### [Task to complete]
Reproduce every record exactly as given.

§ §

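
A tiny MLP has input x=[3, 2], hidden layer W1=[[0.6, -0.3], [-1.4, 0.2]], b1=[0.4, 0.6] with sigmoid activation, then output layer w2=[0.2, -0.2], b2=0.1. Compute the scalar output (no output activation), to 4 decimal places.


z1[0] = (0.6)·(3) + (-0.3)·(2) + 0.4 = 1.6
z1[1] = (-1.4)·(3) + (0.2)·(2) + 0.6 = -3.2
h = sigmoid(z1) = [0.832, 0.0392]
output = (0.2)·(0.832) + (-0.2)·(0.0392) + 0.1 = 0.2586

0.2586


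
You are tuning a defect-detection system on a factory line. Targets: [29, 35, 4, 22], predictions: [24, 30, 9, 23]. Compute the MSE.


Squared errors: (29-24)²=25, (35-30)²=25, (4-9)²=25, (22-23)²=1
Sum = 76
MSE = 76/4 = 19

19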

§ §

### [Result of this exercise]
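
A tiny MLP has input x=[3, 2], hidden layer W1=[[0.6, -0.3], [-1.4, 0.2]], b1=[0.4, 0.6] with sigmoid activation, then output layer w2=[0.2, -0.2], b2=0.1. Compute the scalar output (no output activation), to 4 decimal places.


z1[0] = (0.6)·(3) + (-0.3)·(2) + 0.4 = 1.6
z1[1] = (-1.4)·(3) + (0.2)·(2) + 0.6 = -3.2
h = sigmoid(z1) = [0.832, 0.0392]
output = (0.2)·(0.832) + (-0.2)·(0.0392) + 0.1 = 0.2586

0.2586


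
You are tuning a defect-detection system on a factory line. Targets: [29, 35, 4, 22], predictions: [24, 30, 9, 23]. Compute the MSE.


Squared errors: (29-24)²=25, (35-30)²=25, (4-9)²=25, (22-23)²=1
Sum = 76
MSE = 76/4 = 19

19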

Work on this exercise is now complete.